■ **Work order**:
Start at the line below containing "A projectile is fired horizontally from a cliff-top gun 86.3" and stop at the line containing "A projectile is fired horizontally from a cliff-top gun 92.0". Repeat every line of that stretch exactly, and nothing outside it.

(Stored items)

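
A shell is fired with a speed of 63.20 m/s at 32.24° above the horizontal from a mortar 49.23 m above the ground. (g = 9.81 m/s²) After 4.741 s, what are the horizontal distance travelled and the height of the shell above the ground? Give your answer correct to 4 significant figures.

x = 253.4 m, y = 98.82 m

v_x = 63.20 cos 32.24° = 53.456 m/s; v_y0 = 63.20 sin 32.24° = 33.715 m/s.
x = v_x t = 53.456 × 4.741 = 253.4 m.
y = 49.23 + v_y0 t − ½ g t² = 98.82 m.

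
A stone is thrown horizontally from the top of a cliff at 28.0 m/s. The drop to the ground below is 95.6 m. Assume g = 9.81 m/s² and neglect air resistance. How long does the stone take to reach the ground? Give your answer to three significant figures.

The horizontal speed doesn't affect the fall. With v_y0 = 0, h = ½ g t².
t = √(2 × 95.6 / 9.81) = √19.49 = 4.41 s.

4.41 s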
---
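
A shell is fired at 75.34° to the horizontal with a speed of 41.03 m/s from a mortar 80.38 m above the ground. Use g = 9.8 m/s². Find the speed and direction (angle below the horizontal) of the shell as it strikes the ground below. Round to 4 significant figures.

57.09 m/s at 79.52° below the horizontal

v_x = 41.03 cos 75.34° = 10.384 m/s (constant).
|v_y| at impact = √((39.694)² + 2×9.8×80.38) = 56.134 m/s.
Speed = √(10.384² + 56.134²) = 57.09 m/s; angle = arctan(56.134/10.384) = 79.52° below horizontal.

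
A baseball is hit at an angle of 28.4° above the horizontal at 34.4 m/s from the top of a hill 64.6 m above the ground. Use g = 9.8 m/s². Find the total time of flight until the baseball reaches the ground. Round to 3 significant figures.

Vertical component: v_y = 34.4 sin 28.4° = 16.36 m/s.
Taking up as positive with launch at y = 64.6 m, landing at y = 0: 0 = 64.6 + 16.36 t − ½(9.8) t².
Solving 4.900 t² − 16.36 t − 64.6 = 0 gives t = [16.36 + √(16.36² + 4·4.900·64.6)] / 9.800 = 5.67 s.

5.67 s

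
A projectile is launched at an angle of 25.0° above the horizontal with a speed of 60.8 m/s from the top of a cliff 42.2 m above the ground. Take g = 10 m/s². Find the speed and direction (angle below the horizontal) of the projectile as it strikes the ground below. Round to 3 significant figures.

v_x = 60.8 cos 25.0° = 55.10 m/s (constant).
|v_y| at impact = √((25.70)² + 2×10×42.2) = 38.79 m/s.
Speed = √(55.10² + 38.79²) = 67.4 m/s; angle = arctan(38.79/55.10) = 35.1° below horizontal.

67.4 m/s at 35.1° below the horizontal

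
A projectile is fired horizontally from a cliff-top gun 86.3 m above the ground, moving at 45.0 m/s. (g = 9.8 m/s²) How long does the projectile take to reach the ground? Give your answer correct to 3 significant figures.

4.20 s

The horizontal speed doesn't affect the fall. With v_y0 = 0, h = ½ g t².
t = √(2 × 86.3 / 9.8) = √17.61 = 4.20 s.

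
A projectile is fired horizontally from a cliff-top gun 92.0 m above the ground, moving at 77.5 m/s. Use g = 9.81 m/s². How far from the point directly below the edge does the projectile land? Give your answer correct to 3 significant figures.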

■ **Answer below**:
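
A projectile is fired horizontally from a cliff-top gun 86.3 m above the ground, moving at 45.0 m/s. (g = 9.8 m/s²) How long does the projectile take to reach the ground? Give your answer correct to 3 significant figures.

4.20 s

The horizontal speed doesn't affect the fall. With v_y0 = 0, h = ½ g t².
t = √(2 × 86.3 / 9.8) = √17.61 = 4.20 s.

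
A projectile is fired horizontally from a cliff-top gun 92.0 m above the ground, moving at 77.5 m/s. Use g = 9.81 m/s². How far from the point directly below the edge does the projectile land? Give your answer correct to 3 significant figures.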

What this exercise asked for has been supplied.